● **WORK ORDER**
Your task is to copy each line of the material below that includes "making".

### TASK INPUT

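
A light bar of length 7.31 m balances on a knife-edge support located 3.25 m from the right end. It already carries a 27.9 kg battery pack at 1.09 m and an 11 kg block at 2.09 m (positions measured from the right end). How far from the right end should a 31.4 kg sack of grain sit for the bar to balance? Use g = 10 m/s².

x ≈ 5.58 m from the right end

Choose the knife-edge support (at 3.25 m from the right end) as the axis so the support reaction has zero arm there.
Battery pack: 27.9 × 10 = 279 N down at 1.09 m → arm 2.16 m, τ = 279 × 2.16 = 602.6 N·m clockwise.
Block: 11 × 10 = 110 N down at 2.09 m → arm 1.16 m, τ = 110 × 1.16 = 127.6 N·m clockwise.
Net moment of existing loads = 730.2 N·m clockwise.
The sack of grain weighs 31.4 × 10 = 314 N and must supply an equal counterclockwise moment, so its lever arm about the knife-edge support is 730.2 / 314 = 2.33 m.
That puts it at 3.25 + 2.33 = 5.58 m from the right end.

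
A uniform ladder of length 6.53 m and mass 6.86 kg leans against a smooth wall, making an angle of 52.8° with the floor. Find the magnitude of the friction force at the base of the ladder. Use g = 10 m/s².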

######
### TASK INPUT

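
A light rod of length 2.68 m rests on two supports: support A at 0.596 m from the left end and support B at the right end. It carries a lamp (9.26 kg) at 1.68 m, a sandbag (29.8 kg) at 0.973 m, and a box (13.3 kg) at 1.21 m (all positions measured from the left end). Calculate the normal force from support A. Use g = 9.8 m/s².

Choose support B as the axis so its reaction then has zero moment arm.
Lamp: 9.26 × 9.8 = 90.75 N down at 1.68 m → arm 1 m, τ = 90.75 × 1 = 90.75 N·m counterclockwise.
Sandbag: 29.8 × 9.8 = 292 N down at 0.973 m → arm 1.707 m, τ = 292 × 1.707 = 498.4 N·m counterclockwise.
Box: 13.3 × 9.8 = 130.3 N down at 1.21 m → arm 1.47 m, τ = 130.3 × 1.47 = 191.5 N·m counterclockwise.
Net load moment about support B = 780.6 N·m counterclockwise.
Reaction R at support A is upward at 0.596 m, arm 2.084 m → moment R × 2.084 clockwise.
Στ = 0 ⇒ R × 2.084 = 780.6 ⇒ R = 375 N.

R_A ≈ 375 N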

######
### TASK INPUT

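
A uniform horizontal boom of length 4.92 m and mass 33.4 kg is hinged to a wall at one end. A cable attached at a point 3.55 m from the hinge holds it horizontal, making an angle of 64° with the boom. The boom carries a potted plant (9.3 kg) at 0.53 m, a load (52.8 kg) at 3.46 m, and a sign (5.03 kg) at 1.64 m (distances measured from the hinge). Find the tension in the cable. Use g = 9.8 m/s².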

######

● **TASK SOLUTION**
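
A uniform ladder of length 6.53 m and mass 6.86 kg leans against a smooth wall, making an angle of 52.8° with the floor. Find the magnitude of the friction force at the base of the ladder. Use g = 10 m/s².
A uniform horizontal boom of length 4.92 m and mass 33.4 kg is hinged to a wall at one end. A cable attached at a point 3.55 m from the hinge holds it horizontal, making an angle of 64° with the boom. The boom carries a potted plant (9.3 kg) at 0.53 m, a load (52.8 kg) at 3.46 m, and a sign (5.03 kg) at 1.64 m (distances measured from the hinge). Find the tension in the cable. Use g = 9.8 m/s².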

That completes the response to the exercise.